**DATA FOR THE TASK:**
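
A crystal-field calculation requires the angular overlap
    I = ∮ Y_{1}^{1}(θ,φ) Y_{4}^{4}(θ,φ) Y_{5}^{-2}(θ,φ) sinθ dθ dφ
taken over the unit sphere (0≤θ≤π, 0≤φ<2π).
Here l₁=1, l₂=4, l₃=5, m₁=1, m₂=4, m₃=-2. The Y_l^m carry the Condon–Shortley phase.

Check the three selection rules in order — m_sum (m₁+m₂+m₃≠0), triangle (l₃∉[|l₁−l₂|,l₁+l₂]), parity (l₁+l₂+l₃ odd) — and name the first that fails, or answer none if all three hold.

m_sum

Σmᵢ = 3  ✗
l₃∈[|l₁−l₂|,l₁+l₂]=[3,5], have l₃=5
Σlᵢ = 10 ⇒ even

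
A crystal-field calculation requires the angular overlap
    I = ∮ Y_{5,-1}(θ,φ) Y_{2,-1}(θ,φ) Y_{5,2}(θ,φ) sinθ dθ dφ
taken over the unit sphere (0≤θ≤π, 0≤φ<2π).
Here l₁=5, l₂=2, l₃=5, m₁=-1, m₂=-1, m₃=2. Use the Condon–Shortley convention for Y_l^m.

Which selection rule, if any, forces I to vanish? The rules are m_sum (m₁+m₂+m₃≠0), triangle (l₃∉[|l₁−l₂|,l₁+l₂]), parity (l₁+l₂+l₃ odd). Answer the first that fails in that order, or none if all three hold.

none

m₁+m₂+m₃ = -1 − 1 + 2 = 0  ✓
triangle: |5−2|=3 ≤ l₃=5 ≤ 5+2=7  ✓
parity: l₁+l₂+l₃ = 12 is even  ✓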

**WHAT IS EXPECTED:**
Transcribe the records above exactly as they appear.

**RESPONSE TO THE TASK:**
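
A crystal-field calculation requires the angular overlap
    I = ∮ Y_{1}^{1}(θ,φ) Y_{4}^{4}(θ,φ) Y_{5}^{-2}(θ,φ) sinθ dθ dφ
taken over the unit sphere (0≤θ≤π, 0≤φ<2π).
Here l₁=1, l₂=4, l₃=5, m₁=1, m₂=4, m₃=-2. The Y_l^m carry the Condon–Shortley phase.

Check the three selection rules in order — m_sum (m₁+m₂+m₃≠0), triangle (l₃∉[|l₁−l₂|,l₁+l₂]), parity (l₁+l₂+l₃ odd) — and name the first that fails, or answer none if all three hold.

m_sum

Σmᵢ = 3  ✗
l₃∈[|l₁−l₂|,l₁+l₂]=[3,5], have l₃=5
Σlᵢ = 10 ⇒ even

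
A crystal-field calculation requires the angular overlap
    I = ∮ Y_{5,-1}(θ,φ) Y_{2,-1}(θ,φ) Y_{5,2}(θ,φ) sinθ dθ dφ
taken over the unit sphere (0≤θ≤π, 0≤φ<2π).
Here l₁=5, l₂=2, l₃=5, m₁=-1, m₂=-1, m₃=2. Use the Condon–Shortley convention for Y_l^m.

Which selection rule, if any, forces I to vanish? The rules are m_sum (m₁+m₂+m₃≠0), triangle (l₃∉[|l₁−l₂|,l₁+l₂]), parity (l₁+l₂+l₃ odd). Answer the first that fails in that order, or none if all three hold.

none

m₁+m₂+m₃ = -1 − 1 + 2 = 0  ✓
triangle: |5−2|=3 ≤ l₃=5 ≤ 5+2=7  ✓
parity: l₁+l₂+l₃ = 12 is even  ✓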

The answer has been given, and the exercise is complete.